Start of SUPPLIED DATA

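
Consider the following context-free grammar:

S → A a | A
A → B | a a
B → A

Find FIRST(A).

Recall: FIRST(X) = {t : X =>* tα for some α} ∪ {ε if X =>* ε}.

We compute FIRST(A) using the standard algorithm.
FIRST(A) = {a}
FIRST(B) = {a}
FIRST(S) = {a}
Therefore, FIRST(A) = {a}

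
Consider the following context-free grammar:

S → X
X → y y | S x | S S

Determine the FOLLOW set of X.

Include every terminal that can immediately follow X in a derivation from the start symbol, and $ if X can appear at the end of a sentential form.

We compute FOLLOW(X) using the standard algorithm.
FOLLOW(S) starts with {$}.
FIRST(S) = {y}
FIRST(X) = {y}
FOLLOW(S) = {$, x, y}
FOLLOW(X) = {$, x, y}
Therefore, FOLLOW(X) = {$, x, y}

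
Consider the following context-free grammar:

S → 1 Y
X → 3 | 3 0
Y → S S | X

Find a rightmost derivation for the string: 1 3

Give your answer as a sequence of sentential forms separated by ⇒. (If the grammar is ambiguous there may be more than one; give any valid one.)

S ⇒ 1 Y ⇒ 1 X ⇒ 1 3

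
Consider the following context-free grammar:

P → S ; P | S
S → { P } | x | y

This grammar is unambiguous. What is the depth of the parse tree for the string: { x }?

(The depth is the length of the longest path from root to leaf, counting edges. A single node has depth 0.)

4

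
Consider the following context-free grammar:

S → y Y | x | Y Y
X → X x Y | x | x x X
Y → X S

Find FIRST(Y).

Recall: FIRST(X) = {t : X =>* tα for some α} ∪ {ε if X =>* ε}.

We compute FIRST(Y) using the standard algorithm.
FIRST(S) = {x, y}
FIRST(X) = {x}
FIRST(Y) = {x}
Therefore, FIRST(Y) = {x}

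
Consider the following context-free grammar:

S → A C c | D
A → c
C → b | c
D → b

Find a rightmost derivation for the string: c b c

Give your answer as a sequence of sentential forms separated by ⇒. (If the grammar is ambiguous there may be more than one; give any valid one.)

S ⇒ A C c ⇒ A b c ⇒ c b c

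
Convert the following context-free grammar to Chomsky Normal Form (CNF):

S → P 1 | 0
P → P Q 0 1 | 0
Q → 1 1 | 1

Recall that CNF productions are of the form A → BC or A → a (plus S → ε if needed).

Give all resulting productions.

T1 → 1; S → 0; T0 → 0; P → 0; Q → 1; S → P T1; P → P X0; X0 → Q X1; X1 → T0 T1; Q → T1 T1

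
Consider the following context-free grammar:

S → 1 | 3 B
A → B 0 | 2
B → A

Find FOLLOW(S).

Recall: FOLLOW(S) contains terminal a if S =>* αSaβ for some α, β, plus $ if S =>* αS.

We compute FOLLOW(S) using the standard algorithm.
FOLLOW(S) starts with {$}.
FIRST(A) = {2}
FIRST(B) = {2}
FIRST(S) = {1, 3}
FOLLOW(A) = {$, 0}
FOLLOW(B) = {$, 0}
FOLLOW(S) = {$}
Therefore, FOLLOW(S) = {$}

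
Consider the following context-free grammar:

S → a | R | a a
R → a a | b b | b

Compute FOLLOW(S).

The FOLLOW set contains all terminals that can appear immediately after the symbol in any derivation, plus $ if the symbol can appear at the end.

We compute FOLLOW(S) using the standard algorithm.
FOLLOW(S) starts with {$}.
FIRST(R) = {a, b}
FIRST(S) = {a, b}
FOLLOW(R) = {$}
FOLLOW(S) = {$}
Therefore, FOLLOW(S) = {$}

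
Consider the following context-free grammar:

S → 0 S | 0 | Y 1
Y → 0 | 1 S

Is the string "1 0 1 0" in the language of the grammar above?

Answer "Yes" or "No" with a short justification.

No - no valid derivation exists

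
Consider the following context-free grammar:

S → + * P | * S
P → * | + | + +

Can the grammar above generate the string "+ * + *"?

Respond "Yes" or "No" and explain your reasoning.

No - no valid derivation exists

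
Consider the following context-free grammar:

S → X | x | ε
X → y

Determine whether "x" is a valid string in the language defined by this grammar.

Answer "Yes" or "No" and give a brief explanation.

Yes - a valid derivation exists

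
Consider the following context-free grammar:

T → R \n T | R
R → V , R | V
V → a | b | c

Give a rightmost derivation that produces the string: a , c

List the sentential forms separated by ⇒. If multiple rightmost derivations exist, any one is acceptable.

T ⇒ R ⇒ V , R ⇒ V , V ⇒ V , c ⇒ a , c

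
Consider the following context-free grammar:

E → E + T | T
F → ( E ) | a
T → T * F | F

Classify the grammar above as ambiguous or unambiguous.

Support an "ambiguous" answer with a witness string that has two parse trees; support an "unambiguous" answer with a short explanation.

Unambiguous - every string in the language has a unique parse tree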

End of SUPPLIED DATA
Start of SUPPLIED DATA

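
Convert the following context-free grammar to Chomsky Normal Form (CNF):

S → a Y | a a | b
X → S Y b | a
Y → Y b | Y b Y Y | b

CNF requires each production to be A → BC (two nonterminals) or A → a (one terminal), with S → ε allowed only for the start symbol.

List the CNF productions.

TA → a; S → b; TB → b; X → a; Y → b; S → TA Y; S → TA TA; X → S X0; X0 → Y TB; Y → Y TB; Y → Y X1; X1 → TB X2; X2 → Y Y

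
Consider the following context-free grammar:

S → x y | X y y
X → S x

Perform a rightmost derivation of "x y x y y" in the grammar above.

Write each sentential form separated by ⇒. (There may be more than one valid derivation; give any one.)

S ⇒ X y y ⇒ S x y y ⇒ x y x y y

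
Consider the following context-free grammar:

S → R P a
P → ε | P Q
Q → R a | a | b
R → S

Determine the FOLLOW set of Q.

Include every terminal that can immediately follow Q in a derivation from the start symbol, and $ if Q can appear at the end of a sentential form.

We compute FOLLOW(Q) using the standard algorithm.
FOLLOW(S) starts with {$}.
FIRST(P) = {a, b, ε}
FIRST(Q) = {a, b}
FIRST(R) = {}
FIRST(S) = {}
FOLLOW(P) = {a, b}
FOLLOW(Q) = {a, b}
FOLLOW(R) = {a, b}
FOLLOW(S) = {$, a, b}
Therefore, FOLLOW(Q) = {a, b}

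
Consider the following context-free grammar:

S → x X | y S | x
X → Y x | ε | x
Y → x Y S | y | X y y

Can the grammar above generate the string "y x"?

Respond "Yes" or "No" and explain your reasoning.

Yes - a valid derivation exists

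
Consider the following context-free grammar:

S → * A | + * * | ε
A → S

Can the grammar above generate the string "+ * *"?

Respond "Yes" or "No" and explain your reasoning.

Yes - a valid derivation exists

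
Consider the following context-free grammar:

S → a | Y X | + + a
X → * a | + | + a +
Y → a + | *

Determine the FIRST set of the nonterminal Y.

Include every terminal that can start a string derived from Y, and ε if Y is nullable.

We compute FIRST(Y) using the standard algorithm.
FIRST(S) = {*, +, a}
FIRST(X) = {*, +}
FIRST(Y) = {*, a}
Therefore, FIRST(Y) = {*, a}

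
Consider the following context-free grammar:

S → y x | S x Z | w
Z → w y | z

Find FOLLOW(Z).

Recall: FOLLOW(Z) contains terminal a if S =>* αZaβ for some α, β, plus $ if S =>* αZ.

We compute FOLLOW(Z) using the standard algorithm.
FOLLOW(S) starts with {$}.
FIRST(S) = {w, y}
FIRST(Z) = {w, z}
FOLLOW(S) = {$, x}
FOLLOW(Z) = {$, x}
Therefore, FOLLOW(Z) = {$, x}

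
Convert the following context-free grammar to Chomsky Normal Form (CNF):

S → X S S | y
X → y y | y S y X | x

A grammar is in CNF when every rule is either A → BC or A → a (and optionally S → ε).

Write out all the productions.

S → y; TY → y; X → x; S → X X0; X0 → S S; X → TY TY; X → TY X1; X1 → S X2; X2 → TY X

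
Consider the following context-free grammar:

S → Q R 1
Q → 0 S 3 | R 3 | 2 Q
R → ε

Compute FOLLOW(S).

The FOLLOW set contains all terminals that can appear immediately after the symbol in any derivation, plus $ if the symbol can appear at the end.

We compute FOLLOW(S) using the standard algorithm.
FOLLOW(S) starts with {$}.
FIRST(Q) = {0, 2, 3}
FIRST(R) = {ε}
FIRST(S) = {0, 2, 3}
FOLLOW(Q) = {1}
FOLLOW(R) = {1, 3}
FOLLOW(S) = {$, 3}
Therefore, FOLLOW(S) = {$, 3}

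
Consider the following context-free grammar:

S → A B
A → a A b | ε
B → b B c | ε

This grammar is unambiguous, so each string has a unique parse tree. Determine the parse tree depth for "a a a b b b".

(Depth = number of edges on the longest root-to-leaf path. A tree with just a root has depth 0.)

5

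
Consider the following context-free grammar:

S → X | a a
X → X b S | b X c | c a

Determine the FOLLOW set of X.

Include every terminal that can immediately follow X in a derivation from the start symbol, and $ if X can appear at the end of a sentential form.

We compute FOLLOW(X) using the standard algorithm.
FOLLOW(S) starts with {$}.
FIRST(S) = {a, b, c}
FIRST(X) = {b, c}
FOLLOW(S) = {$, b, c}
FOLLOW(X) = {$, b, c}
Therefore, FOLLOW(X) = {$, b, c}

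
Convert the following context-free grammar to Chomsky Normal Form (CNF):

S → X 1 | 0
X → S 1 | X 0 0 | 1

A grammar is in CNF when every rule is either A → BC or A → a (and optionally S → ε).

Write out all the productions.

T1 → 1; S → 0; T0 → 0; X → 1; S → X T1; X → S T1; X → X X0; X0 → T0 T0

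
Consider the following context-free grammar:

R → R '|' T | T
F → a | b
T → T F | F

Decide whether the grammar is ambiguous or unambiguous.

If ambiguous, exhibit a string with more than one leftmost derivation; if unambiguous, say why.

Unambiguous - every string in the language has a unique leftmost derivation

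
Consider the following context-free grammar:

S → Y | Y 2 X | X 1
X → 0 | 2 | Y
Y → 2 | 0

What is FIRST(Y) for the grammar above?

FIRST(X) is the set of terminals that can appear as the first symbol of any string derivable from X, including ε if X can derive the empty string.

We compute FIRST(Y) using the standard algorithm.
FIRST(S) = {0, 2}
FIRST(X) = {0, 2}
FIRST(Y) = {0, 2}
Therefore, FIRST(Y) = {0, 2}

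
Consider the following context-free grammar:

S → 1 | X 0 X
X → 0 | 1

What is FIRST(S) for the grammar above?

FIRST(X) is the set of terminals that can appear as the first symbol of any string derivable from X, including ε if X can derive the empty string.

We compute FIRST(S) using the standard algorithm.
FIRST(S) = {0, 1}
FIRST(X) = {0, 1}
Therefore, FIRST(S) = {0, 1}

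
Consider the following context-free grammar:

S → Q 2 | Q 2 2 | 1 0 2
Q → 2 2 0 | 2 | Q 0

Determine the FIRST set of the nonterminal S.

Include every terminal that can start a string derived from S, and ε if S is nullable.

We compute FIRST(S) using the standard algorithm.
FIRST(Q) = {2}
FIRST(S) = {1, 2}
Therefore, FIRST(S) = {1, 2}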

End of SUPPLIED DATA

**PROBLEM TO SOLVE**
Among the lines of the entries above, count those containing the string "What". Write the number alone.

**SOLVED EXERCISE**
3